**Task objective:** Copy the data exactly. Leave nothing out.

(Saved entries)
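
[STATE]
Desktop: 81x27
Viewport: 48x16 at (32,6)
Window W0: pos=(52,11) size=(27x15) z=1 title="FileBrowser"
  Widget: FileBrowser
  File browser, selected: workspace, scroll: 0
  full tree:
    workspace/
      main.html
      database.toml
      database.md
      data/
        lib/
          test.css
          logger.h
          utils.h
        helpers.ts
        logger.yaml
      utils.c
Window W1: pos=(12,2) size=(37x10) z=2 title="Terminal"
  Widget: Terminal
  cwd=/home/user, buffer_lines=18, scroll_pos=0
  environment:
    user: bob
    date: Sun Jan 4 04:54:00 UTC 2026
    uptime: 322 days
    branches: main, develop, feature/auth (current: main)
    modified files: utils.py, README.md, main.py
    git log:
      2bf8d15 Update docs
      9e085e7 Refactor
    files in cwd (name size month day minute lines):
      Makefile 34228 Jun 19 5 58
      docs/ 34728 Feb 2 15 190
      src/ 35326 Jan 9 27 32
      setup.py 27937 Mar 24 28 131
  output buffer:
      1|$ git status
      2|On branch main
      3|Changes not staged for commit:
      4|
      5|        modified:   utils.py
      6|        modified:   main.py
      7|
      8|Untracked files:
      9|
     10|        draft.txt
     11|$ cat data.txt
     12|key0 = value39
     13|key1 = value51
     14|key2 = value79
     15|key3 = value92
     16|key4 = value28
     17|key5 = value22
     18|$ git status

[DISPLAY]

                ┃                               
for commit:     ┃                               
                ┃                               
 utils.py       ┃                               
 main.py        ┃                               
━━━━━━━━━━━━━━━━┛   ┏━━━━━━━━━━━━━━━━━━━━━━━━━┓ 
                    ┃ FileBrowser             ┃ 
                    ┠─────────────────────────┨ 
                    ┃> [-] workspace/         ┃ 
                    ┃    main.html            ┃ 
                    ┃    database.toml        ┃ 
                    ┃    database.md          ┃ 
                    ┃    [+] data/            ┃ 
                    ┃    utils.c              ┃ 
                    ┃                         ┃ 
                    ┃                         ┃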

**Solution:**
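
[STATE]
Desktop: 81x27
Viewport: 48x16 at (32,6)
Window W0: pos=(52,11) size=(27x15) z=1 title="FileBrowser"
  Widget: FileBrowser
  File browser, selected: workspace, scroll: 0
  full tree:
    workspace/
      main.html
      database.toml
      database.md
      data/
        lib/
          test.css
          logger.h
          utils.h
        helpers.ts
        logger.yaml
      utils.c
Window W1: pos=(12,2) size=(37x10) z=2 title="Terminal"
  Widget: Terminal
  cwd=/home/user, buffer_lines=18, scroll_pos=0
  environment:
    user: bob
    date: Sun Jan 4 04:54:00 UTC 2026
    uptime: 322 days
    branches: main, develop, feature/auth (current: main)
    modified files: utils.py, README.md, main.py
    git log:
      2bf8d15 Update docs
      9e085e7 Refactor
    files in cwd (name size month day minute lines):
      Makefile 34228 Jun 19 5 58
      docs/ 34728 Feb 2 15 190
      src/ 35326 Jan 9 27 32
      setup.py 27937 Mar 24 28 131
  output buffer:
      1|$ git status
      2|On branch main
      3|Changes not staged for commit:
      4|
      5|        modified:   utils.py
      6|        modified:   main.py
      7|
      8|Untracked files:
      9|
     10|        draft.txt
     11|$ cat data.txt
     12|key0 = value39
     13|key1 = value51
     14|key2 = value79
     15|key3 = value92
     16|key4 = value28
     17|key5 = value22
     18|$ git status

[DISPLAY]

                ┃                               
for commit:     ┃                               
                ┃                               
 utils.py       ┃                               
 main.py        ┃                               
━━━━━━━━━━━━━━━━┛   ┏━━━━━━━━━━━━━━━━━━━━━━━━━┓ 
                    ┃ FileBrowser             ┃ 
                    ┠─────────────────────────┨ 
                    ┃> [-] workspace/         ┃ 
                    ┃    main.html            ┃ 
                    ┃    database.toml        ┃ 
                    ┃    database.md          ┃ 
                    ┃    [+] data/            ┃ 
                    ┃    utils.c              ┃ 
                    ┃                         ┃ 
                    ┃                         ┃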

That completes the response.